Assignment |
From the data below, copy exactly the lines that lie between the one holding "10: Proposal D" and the one holding "- 10 members: Red", including both, and nothing more.

Stored data entries
=== Begin Enclosure ===
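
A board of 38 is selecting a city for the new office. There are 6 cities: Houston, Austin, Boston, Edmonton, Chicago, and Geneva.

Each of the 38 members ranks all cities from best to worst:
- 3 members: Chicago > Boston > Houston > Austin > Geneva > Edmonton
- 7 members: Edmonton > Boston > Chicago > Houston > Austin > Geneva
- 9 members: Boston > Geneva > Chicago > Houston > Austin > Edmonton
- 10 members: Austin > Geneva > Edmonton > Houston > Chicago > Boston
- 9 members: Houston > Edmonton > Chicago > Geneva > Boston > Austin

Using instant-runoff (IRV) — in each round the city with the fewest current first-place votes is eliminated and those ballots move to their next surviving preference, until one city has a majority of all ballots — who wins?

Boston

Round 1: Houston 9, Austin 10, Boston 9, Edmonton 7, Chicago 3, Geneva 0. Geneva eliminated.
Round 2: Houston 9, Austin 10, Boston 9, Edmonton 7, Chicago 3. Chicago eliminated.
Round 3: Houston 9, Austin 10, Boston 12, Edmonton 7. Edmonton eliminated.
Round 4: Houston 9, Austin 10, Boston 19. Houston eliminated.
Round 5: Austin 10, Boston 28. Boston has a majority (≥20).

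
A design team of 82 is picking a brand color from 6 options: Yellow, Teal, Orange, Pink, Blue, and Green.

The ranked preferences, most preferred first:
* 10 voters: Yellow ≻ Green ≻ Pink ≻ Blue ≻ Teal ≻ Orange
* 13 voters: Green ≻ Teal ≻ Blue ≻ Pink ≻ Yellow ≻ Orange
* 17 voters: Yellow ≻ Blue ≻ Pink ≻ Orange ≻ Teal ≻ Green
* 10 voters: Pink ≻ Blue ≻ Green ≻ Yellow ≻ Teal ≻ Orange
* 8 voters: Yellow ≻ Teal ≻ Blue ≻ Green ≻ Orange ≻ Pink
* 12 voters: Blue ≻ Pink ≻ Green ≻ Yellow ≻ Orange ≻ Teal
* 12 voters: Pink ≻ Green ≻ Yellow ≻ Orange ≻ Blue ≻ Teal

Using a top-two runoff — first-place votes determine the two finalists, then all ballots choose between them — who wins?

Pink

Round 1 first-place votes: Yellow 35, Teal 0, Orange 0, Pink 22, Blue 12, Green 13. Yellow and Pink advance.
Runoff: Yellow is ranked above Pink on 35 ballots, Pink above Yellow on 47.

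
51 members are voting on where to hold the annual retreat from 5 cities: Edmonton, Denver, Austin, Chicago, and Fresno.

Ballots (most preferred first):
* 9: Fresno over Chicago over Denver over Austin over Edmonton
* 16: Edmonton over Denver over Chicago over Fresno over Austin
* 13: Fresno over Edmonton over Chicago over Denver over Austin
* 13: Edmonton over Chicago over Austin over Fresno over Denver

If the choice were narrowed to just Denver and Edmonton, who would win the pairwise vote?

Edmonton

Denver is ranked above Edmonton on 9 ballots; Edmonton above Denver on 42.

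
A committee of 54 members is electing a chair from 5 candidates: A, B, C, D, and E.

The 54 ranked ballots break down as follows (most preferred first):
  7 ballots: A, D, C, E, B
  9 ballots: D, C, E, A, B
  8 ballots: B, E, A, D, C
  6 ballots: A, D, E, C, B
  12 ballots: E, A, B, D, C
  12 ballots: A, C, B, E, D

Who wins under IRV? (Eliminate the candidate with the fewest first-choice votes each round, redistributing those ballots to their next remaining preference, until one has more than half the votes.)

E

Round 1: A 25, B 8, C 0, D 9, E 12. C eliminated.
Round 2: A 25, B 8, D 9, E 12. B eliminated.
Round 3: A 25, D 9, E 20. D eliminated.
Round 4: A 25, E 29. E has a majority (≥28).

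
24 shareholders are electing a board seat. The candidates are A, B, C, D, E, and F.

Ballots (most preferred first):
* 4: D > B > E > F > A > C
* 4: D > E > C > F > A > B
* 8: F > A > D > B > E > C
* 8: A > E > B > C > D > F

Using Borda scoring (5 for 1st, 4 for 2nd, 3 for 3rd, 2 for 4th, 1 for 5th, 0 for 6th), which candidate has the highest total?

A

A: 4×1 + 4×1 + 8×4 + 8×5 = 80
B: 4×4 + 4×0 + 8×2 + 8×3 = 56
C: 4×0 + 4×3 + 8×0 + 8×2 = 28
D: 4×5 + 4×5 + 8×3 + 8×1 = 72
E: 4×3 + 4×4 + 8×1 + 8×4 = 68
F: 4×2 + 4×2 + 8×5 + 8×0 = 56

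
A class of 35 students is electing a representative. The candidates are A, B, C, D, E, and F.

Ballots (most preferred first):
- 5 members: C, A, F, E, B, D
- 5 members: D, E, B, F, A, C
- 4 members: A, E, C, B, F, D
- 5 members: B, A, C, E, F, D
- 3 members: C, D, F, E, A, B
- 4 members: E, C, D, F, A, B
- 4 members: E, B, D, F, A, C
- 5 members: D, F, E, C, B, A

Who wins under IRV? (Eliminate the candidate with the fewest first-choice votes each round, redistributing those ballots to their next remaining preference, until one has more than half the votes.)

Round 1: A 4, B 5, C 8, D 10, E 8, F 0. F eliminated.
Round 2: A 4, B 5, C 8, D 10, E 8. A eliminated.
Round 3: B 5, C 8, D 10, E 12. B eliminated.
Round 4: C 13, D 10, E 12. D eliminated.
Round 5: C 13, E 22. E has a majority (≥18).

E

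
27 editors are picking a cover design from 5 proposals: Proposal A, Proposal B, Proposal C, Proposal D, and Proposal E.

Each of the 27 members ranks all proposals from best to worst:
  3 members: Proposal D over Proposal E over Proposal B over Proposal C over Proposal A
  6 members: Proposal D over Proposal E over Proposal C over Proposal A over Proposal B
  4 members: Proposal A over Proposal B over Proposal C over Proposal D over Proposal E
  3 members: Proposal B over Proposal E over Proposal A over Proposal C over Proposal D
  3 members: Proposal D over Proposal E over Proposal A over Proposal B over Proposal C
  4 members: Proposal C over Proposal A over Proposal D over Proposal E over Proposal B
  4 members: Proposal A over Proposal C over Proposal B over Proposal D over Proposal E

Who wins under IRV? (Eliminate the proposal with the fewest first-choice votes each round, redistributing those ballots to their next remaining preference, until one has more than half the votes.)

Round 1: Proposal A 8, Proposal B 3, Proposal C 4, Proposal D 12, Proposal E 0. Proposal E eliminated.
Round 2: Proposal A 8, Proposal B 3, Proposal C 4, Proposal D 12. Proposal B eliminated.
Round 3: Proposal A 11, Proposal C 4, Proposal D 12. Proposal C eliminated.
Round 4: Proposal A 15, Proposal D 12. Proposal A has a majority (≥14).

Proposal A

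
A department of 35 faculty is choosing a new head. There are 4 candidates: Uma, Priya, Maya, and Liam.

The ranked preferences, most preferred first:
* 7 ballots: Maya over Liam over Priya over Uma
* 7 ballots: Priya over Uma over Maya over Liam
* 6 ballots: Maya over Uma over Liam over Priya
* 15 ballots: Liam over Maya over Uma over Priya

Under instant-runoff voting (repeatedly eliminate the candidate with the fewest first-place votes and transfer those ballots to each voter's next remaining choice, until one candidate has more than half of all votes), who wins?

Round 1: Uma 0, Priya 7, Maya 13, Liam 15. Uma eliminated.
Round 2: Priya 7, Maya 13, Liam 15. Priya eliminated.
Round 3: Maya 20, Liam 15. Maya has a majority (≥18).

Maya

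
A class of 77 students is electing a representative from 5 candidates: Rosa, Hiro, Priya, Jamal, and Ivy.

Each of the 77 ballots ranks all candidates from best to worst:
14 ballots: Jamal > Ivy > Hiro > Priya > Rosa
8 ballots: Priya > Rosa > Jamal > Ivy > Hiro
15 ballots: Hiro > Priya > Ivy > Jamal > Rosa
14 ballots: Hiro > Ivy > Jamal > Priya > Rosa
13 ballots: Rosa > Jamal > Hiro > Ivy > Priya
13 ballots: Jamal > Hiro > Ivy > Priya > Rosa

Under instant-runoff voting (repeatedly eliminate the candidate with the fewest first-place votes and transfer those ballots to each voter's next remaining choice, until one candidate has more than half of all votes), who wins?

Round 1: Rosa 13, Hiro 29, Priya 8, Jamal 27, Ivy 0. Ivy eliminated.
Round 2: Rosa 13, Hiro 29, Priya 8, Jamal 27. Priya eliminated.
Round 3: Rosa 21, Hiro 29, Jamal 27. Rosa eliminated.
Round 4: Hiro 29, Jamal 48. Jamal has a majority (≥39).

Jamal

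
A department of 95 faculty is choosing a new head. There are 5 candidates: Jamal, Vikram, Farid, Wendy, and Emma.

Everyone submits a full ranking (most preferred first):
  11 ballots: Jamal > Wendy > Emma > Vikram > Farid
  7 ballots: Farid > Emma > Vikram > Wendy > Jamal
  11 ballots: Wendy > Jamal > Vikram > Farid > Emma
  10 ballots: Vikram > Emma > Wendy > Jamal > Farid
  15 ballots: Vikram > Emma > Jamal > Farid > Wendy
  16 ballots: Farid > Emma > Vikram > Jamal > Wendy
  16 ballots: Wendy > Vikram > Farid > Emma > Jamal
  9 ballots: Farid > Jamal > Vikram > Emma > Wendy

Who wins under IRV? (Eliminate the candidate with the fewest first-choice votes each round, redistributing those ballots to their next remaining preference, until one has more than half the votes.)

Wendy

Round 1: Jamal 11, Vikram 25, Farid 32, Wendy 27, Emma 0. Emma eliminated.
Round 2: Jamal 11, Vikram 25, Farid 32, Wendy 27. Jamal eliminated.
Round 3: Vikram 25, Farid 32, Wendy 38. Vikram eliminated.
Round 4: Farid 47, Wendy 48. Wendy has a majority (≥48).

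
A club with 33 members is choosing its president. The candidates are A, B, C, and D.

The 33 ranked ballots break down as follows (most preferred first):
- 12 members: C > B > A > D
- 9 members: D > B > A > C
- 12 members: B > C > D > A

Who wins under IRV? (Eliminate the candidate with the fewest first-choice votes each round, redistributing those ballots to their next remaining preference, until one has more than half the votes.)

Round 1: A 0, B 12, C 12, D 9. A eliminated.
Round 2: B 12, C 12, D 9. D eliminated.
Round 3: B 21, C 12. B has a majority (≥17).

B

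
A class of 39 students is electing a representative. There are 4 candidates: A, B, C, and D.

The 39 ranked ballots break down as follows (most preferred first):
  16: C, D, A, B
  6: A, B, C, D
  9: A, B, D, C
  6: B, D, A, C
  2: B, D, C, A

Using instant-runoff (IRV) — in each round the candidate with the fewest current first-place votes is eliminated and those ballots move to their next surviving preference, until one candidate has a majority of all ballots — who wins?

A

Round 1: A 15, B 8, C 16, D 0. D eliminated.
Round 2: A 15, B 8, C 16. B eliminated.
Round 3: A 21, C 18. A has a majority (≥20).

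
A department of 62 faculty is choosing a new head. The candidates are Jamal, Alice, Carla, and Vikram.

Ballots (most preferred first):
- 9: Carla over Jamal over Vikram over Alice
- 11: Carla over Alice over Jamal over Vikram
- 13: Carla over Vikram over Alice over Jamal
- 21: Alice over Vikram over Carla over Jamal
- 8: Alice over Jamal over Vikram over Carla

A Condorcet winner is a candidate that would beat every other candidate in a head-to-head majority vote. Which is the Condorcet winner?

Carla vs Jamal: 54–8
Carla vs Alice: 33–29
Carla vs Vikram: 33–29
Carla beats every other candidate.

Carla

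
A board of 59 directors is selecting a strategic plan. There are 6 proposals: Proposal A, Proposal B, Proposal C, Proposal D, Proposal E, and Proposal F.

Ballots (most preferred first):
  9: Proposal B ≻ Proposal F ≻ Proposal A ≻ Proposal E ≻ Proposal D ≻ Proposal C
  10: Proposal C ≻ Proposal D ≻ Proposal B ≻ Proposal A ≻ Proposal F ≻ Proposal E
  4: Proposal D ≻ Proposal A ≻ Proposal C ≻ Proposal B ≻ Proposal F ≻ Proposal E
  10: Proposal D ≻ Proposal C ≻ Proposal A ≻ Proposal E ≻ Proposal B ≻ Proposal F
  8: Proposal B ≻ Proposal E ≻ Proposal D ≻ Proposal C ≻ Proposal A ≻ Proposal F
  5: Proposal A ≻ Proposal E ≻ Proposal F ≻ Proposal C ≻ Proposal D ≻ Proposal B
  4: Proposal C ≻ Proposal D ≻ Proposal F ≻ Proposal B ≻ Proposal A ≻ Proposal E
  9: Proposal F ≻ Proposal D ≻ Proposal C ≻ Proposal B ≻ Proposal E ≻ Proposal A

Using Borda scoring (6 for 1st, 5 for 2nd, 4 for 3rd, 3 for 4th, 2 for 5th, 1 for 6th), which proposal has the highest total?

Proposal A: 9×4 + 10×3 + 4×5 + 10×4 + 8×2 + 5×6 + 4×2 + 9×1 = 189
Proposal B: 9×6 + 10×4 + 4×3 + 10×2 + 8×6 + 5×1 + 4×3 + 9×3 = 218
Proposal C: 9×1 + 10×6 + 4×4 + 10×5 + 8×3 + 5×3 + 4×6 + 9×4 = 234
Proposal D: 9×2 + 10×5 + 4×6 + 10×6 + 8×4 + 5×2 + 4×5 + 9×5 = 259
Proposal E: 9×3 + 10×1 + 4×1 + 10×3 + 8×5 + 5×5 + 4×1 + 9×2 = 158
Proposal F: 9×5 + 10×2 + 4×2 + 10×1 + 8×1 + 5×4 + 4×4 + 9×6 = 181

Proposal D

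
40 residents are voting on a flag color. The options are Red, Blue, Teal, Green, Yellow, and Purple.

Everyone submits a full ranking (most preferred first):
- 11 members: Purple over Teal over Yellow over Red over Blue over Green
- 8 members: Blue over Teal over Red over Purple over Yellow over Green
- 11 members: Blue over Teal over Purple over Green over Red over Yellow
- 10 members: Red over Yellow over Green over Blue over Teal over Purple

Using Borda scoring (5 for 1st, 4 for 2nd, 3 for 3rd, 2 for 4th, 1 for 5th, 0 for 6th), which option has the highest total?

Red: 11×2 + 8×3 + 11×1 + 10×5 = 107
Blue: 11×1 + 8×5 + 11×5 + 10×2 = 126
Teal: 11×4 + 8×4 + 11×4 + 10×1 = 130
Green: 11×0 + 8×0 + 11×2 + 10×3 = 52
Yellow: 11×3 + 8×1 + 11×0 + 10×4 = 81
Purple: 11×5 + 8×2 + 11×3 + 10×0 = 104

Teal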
=== End Enclosure ===
Answer box |
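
  10: Proposal D ≻ Proposal C ≻ Proposal A ≻ Proposal E ≻ Proposal B ≻ Proposal F
  8: Proposal B ≻ Proposal E ≻ Proposal D ≻ Proposal C ≻ Proposal A ≻ Proposal F
  5: Proposal A ≻ Proposal E ≻ Proposal F ≻ Proposal C ≻ Proposal D ≻ Proposal B
  4: Proposal C ≻ Proposal D ≻ Proposal F ≻ Proposal B ≻ Proposal A ≻ Proposal E
  9: Proposal F ≻ Proposal D ≻ Proposal C ≻ Proposal B ≻ Proposal E ≻ Proposal A

Using Borda scoring (6 for 1st, 5 for 2nd, 4 for 3rd, 3 for 4th, 2 for 5th, 1 for 6th), which proposal has the highest total?

Proposal A: 9×4 + 10×3 + 4×5 + 10×4 + 8×2 + 5×6 + 4×2 + 9×1 = 189
Proposal B: 9×6 + 10×4 + 4×3 + 10×2 + 8×6 + 5×1 + 4×3 + 9×3 = 218
Proposal C: 9×1 + 10×6 + 4×4 + 10×5 + 8×3 + 5×3 + 4×6 + 9×4 = 234
Proposal D: 9×2 + 10×5 + 4×6 + 10×6 + 8×4 + 5×2 + 4×5 + 9×5 = 259
Proposal E: 9×3 + 10×1 + 4×1 + 10×3 + 8×5 + 5×5 + 4×1 + 9×2 = 158
Proposal F: 9×5 + 10×2 + 4×2 + 10×1 + 8×1 + 5×4 + 4×4 + 9×6 = 181

Proposal D

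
40 residents are voting on a flag color. The options are Red, Blue, Teal, Green, Yellow, and Purple.

Everyone submits a full ranking (most preferred first):
- 11 members: Purple over Teal over Yellow over Red over Blue over Green
- 8 members: Blue over Teal over Red over Purple over Yellow over Green
- 11 members: Blue over Teal over Purple over Green over Red over Yellow
- 10 members: Red over Yellow over Green over Blue over Teal over Purple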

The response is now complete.